> _TASK TO CARRY OUT_:
Note each line in the data holding the string "claim" and report it.

INFORMATION SHOWN START

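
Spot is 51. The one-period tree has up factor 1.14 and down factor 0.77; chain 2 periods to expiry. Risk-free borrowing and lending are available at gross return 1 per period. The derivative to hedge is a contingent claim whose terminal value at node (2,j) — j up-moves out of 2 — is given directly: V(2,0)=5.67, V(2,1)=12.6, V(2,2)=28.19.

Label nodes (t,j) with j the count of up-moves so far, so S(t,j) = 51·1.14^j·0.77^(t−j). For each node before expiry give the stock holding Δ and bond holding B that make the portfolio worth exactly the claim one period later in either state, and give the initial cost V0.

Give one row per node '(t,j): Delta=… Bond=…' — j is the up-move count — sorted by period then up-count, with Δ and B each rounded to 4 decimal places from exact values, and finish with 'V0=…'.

(0,0): Delta=0.6525 Bond=-15.6470
(1,0): Delta=0.4769 Bond=-8.7519
(1,1): Delta=0.7247 Bond=-19.8441
V0=17.6320

Risk-neutral probability p* = (R−d)/(u−d) = (1−0.77)/(1.14−0.77) = 0.6216.
Terminal payoffs: V(2,0)=5.6700, V(2,1)=12.6000, V(2,2)=28.1900
(1,0): S=39.2700. Δ = (V_up−V_dn)/(S_up−S_dn) = (12.6000−5.6700)/(44.7678−30.2379) = 0.4769. V = [p*·12.6000 + (1−p*)·5.6700]/1 = 9.9778. B = V − Δ·S = -8.7519.
(1,1): S=58.1400. Δ = (V_up−V_dn)/(S_up−S_dn) = (28.1900−12.6000)/(66.2796−44.7678) = 0.7247. V = [p*·28.1900 + (1−p*)·12.6000]/1 = 22.2911. B = V − Δ·S = -19.8441.
(0,0): S=51.0000. Δ = (V_up−V_dn)/(S_up−S_dn) = (22.2911−9.9778)/(58.1400−39.2700) = 0.6525. V = [p*·22.2911 + (1−p*)·9.9778]/1 = 17.6320. B = V − Δ·S = -15.6470.
Check: Δ(0,0)·S0 + B(0,0) = 17.6320 = V0.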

INFORMATION SHOWN END

> _ANSWER FOR THIS EXERCISE_:
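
Spot is 51. The one-period tree has up factor 1.14 and down factor 0.77; chain 2 periods to expiry. Risk-free borrowing and lending are available at gross return 1 per period. The derivative to hedge is a contingent claim whose terminal value at node (2,j) — j up-moves out of 2 — is given directly: V(2,0)=5.67, V(2,1)=12.6, V(2,2)=28.19.
Label nodes (t,j) with j the count of up-moves so far, so S(t,j) = 51·1.14^j·0.77^(t−j). For each node before expiry give the stock holding Δ and bond holding B that make the portfolio worth exactly the claim one period later in either state, and give the initial cost V0.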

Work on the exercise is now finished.